***** INPUT

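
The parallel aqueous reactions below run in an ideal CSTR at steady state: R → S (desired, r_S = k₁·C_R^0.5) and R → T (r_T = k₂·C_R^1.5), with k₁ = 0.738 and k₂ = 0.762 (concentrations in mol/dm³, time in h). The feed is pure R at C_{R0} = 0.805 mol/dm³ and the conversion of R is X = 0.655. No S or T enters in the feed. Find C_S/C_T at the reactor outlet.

3.49

Exit C_R = C_{R0}(1−X) = 0.805×0.345 = 0.2777 mol/dm³.
Rates in a CSTR are evaluated at the outlet concentration: r_S = 0.738×0.2777^0.5 = 0.3889, r_T = 0.762×0.2777^1.5 = 0.1115.
Overall selectivity = C_S/C_T = r_Sτ/(r_Tτ) = r_S/r_T = 3.49.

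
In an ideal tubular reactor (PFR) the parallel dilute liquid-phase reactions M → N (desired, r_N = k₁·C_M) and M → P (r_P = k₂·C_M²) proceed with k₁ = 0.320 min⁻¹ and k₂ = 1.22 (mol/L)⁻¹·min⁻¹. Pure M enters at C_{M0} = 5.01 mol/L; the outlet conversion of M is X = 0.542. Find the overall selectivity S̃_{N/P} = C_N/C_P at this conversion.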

**********

- [REQUIREMENT] Write out every entry above, word for word.

- [RESULT]
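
The parallel aqueous reactions below run in an ideal CSTR at steady state: R → S (desired, r_S = k₁·C_R^0.5) and R → T (r_T = k₂·C_R^1.5), with k₁ = 0.738 and k₂ = 0.762 (concentrations in mol/dm³, time in h). The feed is pure R at C_{R0} = 0.805 mol/dm³ and the conversion of R is X = 0.655. No S or T enters in the feed. Find C_S/C_T at the reactor outlet.

3.49

Exit C_R = C_{R0}(1−X) = 0.805×0.345 = 0.2777 mol/dm³.
Rates in a CSTR are evaluated at the outlet concentration: r_S = 0.738×0.2777^0.5 = 0.3889, r_T = 0.762×0.2777^1.5 = 0.1115.
Overall selectivity = C_S/C_T = r_Sτ/(r_Tτ) = r_S/r_T = 3.49.

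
In an ideal tubular reactor (PFR) the parallel dilute liquid-phase reactions M → N (desired, r_N = k₁·C_M) and M → P (r_P = k₂·C_M²) proceed with k₁ = 0.320 min⁻¹ and k₂ = 1.22 (mol/L)⁻¹·min⁻¹. Pure M enters at C_{M0} = 5.01 mol/L; the outlet conversion of M is X = 0.542. Find the overall selectivity S̃_{N/P} = C_N/C_P at this conversion.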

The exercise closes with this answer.